§ **WORK INSTRUCTIONS**:
Those lines of the records that contain "value" are to be located and copied.

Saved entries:
* * * * * * * * *

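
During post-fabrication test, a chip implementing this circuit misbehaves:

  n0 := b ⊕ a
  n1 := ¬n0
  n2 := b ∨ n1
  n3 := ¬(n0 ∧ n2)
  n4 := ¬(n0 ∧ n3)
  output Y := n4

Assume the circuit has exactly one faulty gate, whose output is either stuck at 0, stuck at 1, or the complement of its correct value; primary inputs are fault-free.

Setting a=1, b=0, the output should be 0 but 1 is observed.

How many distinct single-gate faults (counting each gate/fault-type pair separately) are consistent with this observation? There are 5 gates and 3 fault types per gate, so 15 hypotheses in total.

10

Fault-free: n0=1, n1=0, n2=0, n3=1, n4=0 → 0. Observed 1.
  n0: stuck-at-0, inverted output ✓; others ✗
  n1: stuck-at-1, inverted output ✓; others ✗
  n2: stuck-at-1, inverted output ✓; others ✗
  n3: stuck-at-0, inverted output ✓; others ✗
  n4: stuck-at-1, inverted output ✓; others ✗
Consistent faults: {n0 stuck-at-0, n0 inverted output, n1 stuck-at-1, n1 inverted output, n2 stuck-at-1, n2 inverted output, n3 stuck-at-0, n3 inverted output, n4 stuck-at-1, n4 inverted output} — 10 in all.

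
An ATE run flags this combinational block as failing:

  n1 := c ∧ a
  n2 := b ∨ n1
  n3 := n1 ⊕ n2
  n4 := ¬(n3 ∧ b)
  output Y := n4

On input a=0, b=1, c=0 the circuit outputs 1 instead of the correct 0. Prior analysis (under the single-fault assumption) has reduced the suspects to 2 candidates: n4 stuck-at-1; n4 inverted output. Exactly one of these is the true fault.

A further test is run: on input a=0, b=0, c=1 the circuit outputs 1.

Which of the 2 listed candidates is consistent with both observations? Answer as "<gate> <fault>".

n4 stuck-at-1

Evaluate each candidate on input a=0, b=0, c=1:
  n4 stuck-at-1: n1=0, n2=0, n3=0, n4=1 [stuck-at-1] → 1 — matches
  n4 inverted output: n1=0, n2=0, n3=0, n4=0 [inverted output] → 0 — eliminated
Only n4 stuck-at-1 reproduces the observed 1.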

* * * * * * * * *

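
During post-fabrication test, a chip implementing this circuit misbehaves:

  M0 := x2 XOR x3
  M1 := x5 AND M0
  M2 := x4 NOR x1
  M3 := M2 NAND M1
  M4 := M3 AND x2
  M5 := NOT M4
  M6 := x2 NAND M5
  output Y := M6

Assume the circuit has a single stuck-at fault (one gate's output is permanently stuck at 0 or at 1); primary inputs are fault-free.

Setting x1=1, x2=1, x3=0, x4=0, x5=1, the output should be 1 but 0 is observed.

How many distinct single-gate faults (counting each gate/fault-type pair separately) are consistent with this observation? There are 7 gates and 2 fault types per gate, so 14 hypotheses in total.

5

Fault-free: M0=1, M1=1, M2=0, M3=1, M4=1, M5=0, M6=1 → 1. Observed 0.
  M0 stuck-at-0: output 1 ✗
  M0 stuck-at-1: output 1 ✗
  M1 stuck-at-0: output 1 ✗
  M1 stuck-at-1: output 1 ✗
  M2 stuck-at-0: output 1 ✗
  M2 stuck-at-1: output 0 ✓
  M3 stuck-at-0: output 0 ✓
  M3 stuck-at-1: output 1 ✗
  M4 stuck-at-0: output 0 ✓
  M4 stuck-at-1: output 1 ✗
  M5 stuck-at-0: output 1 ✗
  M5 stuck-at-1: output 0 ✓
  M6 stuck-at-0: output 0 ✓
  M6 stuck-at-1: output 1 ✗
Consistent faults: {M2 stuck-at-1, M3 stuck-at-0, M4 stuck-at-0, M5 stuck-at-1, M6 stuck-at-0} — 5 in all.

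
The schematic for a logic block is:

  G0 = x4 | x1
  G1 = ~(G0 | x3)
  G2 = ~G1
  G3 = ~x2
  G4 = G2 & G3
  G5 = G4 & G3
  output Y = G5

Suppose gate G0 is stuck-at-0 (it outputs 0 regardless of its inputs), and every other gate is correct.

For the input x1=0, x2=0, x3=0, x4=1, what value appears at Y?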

* * * * * * * * *

§ **ANSWER TO THIS EXERCISE**:
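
Assume the circuit has exactly one faulty gate, whose output is either stuck at 0, stuck at 1, or the complement of its correct value; primary inputs are fault-free.
For the input x1=0, x2=0, x3=0, x4=1, what value appears at Y?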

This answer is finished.